Excerpts from a dataset:
******************************
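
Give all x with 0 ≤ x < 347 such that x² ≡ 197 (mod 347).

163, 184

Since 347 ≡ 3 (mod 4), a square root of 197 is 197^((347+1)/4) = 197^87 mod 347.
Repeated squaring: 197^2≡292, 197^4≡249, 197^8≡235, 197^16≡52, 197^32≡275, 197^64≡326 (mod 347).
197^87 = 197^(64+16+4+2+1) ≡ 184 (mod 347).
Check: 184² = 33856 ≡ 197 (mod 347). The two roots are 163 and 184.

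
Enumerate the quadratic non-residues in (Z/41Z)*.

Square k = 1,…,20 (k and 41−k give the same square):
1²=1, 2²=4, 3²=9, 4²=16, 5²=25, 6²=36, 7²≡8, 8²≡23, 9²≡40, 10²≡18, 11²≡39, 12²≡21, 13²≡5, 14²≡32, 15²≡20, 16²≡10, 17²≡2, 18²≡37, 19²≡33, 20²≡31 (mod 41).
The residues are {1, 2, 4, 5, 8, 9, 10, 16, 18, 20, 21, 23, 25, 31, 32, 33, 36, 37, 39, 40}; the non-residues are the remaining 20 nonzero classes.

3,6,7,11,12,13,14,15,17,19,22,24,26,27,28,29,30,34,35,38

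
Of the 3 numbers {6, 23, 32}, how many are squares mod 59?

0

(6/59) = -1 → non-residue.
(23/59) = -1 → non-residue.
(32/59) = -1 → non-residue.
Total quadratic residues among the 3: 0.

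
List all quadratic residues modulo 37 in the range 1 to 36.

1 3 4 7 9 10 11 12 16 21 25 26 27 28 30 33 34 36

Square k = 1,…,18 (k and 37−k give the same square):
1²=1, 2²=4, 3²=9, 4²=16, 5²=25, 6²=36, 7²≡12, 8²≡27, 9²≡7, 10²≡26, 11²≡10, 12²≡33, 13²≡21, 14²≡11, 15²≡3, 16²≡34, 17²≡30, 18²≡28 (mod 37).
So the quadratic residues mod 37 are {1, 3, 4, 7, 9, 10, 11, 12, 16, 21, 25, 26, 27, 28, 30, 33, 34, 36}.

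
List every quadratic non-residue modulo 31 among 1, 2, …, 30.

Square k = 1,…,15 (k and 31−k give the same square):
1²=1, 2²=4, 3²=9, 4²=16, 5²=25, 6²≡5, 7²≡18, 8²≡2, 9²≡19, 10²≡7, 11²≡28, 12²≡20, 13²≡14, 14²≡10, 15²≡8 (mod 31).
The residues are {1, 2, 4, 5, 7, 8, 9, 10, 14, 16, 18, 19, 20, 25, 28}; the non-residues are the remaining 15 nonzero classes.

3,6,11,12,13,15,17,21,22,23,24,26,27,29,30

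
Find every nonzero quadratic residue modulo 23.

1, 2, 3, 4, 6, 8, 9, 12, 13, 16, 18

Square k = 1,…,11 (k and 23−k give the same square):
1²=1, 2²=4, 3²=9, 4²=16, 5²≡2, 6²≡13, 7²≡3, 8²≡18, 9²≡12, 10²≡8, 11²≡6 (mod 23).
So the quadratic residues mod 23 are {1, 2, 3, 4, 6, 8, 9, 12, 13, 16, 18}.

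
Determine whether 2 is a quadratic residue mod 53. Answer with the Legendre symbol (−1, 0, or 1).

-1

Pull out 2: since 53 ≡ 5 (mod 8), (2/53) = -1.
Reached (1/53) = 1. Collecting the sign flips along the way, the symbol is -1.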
******************************
*Requirement*
The lines from the one holding "Determine whether 2" to the end of the entries are to be repeated exactly, with both ends included and nothing else.

*Solution below*
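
Determine whether 2 is a quadratic residue mod 53. Answer with the Legendre symbol (−1, 0, or 1).

-1

Pull out 2: since 53 ≡ 5 (mod 8), (2/53) = -1.
Reached (1/53) = 1. Collecting the sign flips along the way, the symbol is -1.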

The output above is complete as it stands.